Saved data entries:
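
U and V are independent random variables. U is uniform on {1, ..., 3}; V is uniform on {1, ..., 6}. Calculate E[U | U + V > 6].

Outcomes with U + V > 6: (1,6), (2,5), (2,6), (3,4), (3,5), (3,6), each with probability 1/18.
E[U | U + V > 6] = (1 + 2 + 2 + 3 + 3 + 3) / 6 = 7/3.

7/3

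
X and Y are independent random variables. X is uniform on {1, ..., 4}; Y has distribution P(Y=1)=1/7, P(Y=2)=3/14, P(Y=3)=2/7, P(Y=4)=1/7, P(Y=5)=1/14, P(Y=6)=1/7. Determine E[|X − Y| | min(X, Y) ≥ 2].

47/36

P(min(X, Y) ≥ 2) = 9/14.
Summing |X−Y|·P(x,y) over outcomes with min(X, Y) ≥ 2 gives 47/56.
E[|X − Y| | min(X, Y) ≥ 2] = (47/56) / (9/14) = 47/36.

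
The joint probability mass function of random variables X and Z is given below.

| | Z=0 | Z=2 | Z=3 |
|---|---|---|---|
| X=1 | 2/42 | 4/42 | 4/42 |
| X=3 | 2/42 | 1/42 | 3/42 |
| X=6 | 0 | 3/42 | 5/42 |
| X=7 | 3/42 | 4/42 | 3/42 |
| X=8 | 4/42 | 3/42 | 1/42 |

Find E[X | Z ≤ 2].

P(Z ≤ 2) = 13/21.
Summing X·P(X=x,Z=y) over the conditioning event gives 23/7.
E[X | Z ≤ 2] = (23/7) / (13/21) = 69/13.

69/13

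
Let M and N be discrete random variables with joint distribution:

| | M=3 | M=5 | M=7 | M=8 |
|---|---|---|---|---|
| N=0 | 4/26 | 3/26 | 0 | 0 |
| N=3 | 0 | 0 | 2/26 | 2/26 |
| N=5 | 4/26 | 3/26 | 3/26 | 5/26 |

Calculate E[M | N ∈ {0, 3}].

57/11

P(N ∈ {0, 3}) = 11/26.
Σ M·P over the event = 3·(4/26) + 5·(3/26) + 7·(2/26) + 8·(2/26) = 57/26.
E[M | N ∈ {0, 3}] = (57/26) / (11/26) = 57/11.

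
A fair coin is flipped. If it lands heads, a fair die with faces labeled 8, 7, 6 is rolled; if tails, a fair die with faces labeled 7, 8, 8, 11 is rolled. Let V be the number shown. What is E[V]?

31/4

E[V | heads] = (8+7+6)/3 = 7.
E[V | tails] = (7+8+8+11)/4 = 17/2.
By the law of total expectation,
E[V] = (1/2)·(7) + (1/2)·(17/2) = 31/4.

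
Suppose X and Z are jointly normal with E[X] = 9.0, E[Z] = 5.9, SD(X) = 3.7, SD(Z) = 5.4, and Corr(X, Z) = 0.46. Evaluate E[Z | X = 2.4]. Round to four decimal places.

1.4691

For a bivariate normal, E[Z | X=x] = μ_Z + ρ·(σ_Z/σ_X)·(x − μ_X).
E[Z | X=2.4] = 5.9 + (0.46)·(5.4/3.7)·(2.4 − (9.0)) = 5.9 + (0.67135)·(-6.6) = 1.4691.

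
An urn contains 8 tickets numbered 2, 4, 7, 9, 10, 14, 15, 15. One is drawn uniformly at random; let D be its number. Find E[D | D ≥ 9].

P(D ≥ 9) = 5/8.
Σ over the event: 9·1/8 + 10·1/8 + 14·1/8 + 15·1/4 = 63/8.
E[D | D ≥ 9] = (63/8) / (5/8) = 63/5.

63/5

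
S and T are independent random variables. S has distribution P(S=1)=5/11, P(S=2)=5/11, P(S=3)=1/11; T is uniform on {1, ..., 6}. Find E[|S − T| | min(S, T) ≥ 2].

P(min(S, T) ≥ 2) = 5/11.
Summing |S−T|·P(x,y) over outcomes with min(S, T) ≥ 2 gives 19/22.
E[|S − T| | min(S, T) ≥ 2] = (19/22) / (5/11) = 19/10.

19/10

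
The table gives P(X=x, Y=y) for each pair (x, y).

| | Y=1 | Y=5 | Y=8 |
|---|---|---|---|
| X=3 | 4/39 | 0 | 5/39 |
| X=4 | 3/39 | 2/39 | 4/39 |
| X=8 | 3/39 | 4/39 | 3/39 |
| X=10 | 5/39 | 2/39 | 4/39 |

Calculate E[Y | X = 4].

5

P(X = 4) = 3/13.
Σ Y·P over the event = 1·(3/39) + 5·(2/39) + 8·(4/39) = 15/13.
E[Y | X = 4] = (15/13) / (3/13) = 5.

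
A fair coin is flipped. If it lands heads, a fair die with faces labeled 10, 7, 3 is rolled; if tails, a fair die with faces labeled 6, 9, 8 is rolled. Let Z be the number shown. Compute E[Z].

43/6

E[Z | heads] = (10+7+3)/3 = 20/3.
E[Z | tails] = (6+9+8)/3 = 23/3.
E[Z] = (1/2)·(20/3) + (1/2)·(23/3) = 43/6.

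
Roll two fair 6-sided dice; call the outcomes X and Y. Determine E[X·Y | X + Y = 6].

Outcomes with X + Y = 6: (1,5), (2,4), (3,3), (4,2), (5,1), each with probability 1/36.
E[X·Y | X + Y = 6] = (5 + 8 + 9 + 8 + 5) / 5 = 7.

7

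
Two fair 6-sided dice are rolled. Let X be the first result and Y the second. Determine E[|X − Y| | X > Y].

P(X > Y) = 5/12.
Summing |X−Y|·P(x,y) over outcomes with X > Y gives 35/36.
E[|X − Y| | X > Y] = (35/36) / (5/12) = 7/3.

7/3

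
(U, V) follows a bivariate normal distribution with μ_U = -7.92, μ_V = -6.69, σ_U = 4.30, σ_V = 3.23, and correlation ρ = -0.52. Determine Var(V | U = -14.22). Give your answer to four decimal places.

7.6118

Var(V | U=x) = (1 − ρ²)·σ_V².
Var(V | U=-14.22) = (3.23)²·(1 − (-0.52)²) = 10.4329·0.7296 = 7.6118.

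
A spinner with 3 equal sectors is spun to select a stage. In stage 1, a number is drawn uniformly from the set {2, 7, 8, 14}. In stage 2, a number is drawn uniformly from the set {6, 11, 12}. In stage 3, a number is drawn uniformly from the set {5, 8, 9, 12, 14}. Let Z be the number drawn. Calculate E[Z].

1621/180

E[Z | stage 1] = (2+7+8+14)/4 = 31/4.
E[Z | stage 2] = (6+11+12)/3 = 29/3.
E[Z | stage 3] = (5+8+9+12+14)/5 = 48/5.
By the law of total expectation,
E[Z] = (1/3)·(31/4) + (1/3)·(29/3) + (1/3)·(48/5) = 1621/180.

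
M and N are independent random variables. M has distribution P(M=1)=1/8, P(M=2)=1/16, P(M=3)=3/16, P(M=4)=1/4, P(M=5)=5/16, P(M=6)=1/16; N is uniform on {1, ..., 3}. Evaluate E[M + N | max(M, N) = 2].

P(max(M, N) = 2) = 1/12.
Summing (M+N)·P(x,y) over outcomes with max(M, N) = 2 gives 13/48.
E[M + N | max(M, N) = 2] = (13/48) / (1/12) = 13/4.

13/4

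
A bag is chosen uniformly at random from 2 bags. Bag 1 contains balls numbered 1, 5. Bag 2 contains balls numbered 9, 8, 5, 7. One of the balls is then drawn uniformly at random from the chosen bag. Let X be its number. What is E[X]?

E[X | bag 1] = (1+5)/2 = 3.
E[X | bag 2] = (9+8+5+7)/4 = 29/4.
E[X] = (1/2)·(3) + (1/2)·(29/4) = 41/8.

41/8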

▶ [WHAT IS REQUIRED] Please be sure to repeat every entry exactly.

▶ [EXERCISE ANSWER]
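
U and V are independent random variables. U is uniform on {1, ..., 3}; V is uniform on {1, ..., 6}. Calculate E[U | U + V > 6].

Outcomes with U + V > 6: (1,6), (2,5), (2,6), (3,4), (3,5), (3,6), each with probability 1/18.
E[U | U + V > 6] = (1 + 2 + 2 + 3 + 3 + 3) / 6 = 7/3.

7/3

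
X and Y are independent random variables. X is uniform on {1, ..., 4}; Y has distribution P(Y=1)=1/7, P(Y=2)=3/14, P(Y=3)=2/7, P(Y=4)=1/7, P(Y=5)=1/14, P(Y=6)=1/7. Determine E[|X − Y| | min(X, Y) ≥ 2].

47/36

P(min(X, Y) ≥ 2) = 9/14.
Summing |X−Y|·P(x,y) over outcomes with min(X, Y) ≥ 2 gives 47/56.
E[|X − Y| | min(X, Y) ≥ 2] = (47/56) / (9/14) = 47/36.

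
The joint probability mass function of random variables X and Z is given below.

| | Z=0 | Z=2 | Z=3 |
|---|---|---|---|
| X=1 | 2/42 | 4/42 | 4/42 |
| X=3 | 2/42 | 1/42 | 3/42 |
| X=6 | 0 | 3/42 | 5/42 |
| X=7 | 3/42 | 4/42 | 3/42 |
| X=8 | 4/42 | 3/42 | 1/42 |

Find E[X | Z ≤ 2].

P(Z ≤ 2) = 13/21.
Summing X·P(X=x,Z=y) over the conditioning event gives 23/7.
E[X | Z ≤ 2] = (23/7) / (13/21) = 69/13.

69/13

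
Let M and N be discrete random variables with joint distribution:

| | M=3 | M=5 | M=7 | M=8 |
|---|---|---|---|---|
| N=0 | 4/26 | 3/26 | 0 | 0 |
| N=3 | 0 | 0 | 2/26 | 2/26 |
| N=5 | 4/26 | 3/26 | 3/26 | 5/26 |

Calculate E[M | N ∈ {0, 3}].

57/11

P(N ∈ {0, 3}) = 11/26.
Σ M·P over the event = 3·(4/26) + 5·(3/26) + 7·(2/26) + 8·(2/26) = 57/26.
E[M | N ∈ {0, 3}] = (57/26) / (11/26) = 57/11.

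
A fair coin is flipped. If it lands heads, a fair die with faces labeled 8, 7, 6 is rolled; if tails, a fair die with faces labeled 7, 8, 8, 11 is rolled. Let V be the number shown. What is E[V]?

31/4

E[V | heads] = (8+7+6)/3 = 7.
E[V | tails] = (7+8+8+11)/4 = 17/2.
By the law of total expectation,
E[V] = (1/2)·(7) + (1/2)·(17/2) = 31/4.

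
Suppose X and Z are jointly normal with E[X] = 9.0, E[Z] = 5.9, SD(X) = 3.7, SD(Z) = 5.4, and Corr(X, Z) = 0.46. Evaluate E[Z | X = 2.4]. Round to four decimal places.

1.4691

For a bivariate normal, E[Z | X=x] = μ_Z + ρ·(σ_Z/σ_X)·(x − μ_X).
E[Z | X=2.4] = 5.9 + (0.46)·(5.4/3.7)·(2.4 − (9.0)) = 5.9 + (0.67135)·(-6.6) = 1.4691.

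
An urn contains 8 tickets numbered 2, 4, 7, 9, 10, 14, 15, 15. One is drawn uniformly at random; let D be its number. Find E[D | D ≥ 9].

P(D ≥ 9) = 5/8.
Σ over the event: 9·1/8 + 10·1/8 + 14·1/8 + 15·1/4 = 63/8.
E[D | D ≥ 9] = (63/8) / (5/8) = 63/5.

63/5

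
S and T are independent random variables. S has distribution P(S=1)=5/11, P(S=2)=5/11, P(S=3)=1/11; T is uniform on {1, ..., 6}. Find E[|S − T| | min(S, T) ≥ 2].

P(min(S, T) ≥ 2) = 5/11.
Summing |S−T|·P(x,y) over outcomes with min(S, T) ≥ 2 gives 19/22.
E[|S − T| | min(S, T) ≥ 2] = (19/22) / (5/11) = 19/10.

19/10

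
The table gives P(X=x, Y=y) for each pair (x, y).

| | Y=1 | Y=5 | Y=8 |
|---|---|---|---|
| X=3 | 4/39 | 0 | 5/39 |
| X=4 | 3/39 | 2/39 | 4/39 |
| X=8 | 3/39 | 4/39 | 3/39 |
| X=10 | 5/39 | 2/39 | 4/39 |

Calculate E[Y | X = 4].

5

P(X = 4) = 3/13.
Σ Y·P over the event = 1·(3/39) + 5·(2/39) + 8·(4/39) = 15/13.
E[Y | X = 4] = (15/13) / (3/13) = 5.

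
A fair coin is flipped. If it lands heads, a fair die with faces labeled 10, 7, 3 is rolled; if tails, a fair die with faces labeled 6, 9, 8 is rolled. Let Z be the number shown. Compute E[Z].

43/6

E[Z | heads] = (10+7+3)/3 = 20/3.
E[Z | tails] = (6+9+8)/3 = 23/3.
E[Z] = (1/2)·(20/3) + (1/2)·(23/3) = 43/6.

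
Roll two fair 6-sided dice; call the outcomes X and Y. Determine E[X·Y | X + Y = 6].

Outcomes with X + Y = 6: (1,5), (2,4), (3,3), (4,2), (5,1), each with probability 1/36.
E[X·Y | X + Y = 6] = (5 + 8 + 9 + 8 + 5) / 5 = 7.

7

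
Two fair 6-sided dice are rolled. Let X be the first result and Y the second. Determine E[|X − Y| | X > Y].

P(X > Y) = 5/12.
Summing |X−Y|·P(x,y) over outcomes with X > Y gives 35/36.
E[|X − Y| | X > Y] = (35/36) / (5/12) = 7/3.

7/3

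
(U, V) follows a bivariate normal distribution with μ_U = -7.92, μ_V = -6.69, σ_U = 4.30, σ_V = 3.23, and correlation ρ = -0.52. Determine Var(V | U = -14.22). Give your answer to four decimal places.

7.6118

Var(V | U=x) = (1 − ρ²)·σ_V².
Var(V | U=-14.22) = (3.23)²·(1 − (-0.52)²) = 10.4329·0.7296 = 7.6118.

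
A spinner with 3 equal sectors is spun to select a stage. In stage 1, a number is drawn uniformly from the set {2, 7, 8, 14}. In stage 2, a number is drawn uniformly from the set {6, 11, 12}. In stage 3, a number is drawn uniformly from the set {5, 8, 9, 12, 14}. Let Z be the number drawn. Calculate E[Z].

1621/180

E[Z | stage 1] = (2+7+8+14)/4 = 31/4.
E[Z | stage 2] = (6+11+12)/3 = 29/3.
E[Z | stage 3] = (5+8+9+12+14)/5 = 48/5.
By the law of total expectation,
E[Z] = (1/3)·(31/4) + (1/3)·(29/3) + (1/3)·(48/5) = 1621/180.

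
M and N are independent random variables. M has distribution P(M=1)=1/8, P(M=2)=1/16, P(M=3)=3/16, P(M=4)=1/4, P(M=5)=5/16, P(M=6)=1/16; N is uniform on {1, ..., 3}. Evaluate E[M + N | max(M, N) = 2].

P(max(M, N) = 2) = 1/12.
Summing (M+N)·P(x,y) over outcomes with max(M, N) = 2 gives 13/48.
E[M + N | max(M, N) = 2] = (13/48) / (1/12) = 13/4.

13/4

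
A bag is chosen uniformly at random from 2 bags. Bag 1 contains balls numbered 1, 5. Bag 2 contains balls numbered 9, 8, 5, 7. One of the balls is then drawn uniformly at random from the chosen bag. Let X be its number. What is E[X]?

E[X | bag 1] = (1+5)/2 = 3.
E[X | bag 2] = (9+8+5+7)/4 = 29/4.
E[X] = (1/2)·(3) + (1/2)·(29/4) = 41/8.

41/8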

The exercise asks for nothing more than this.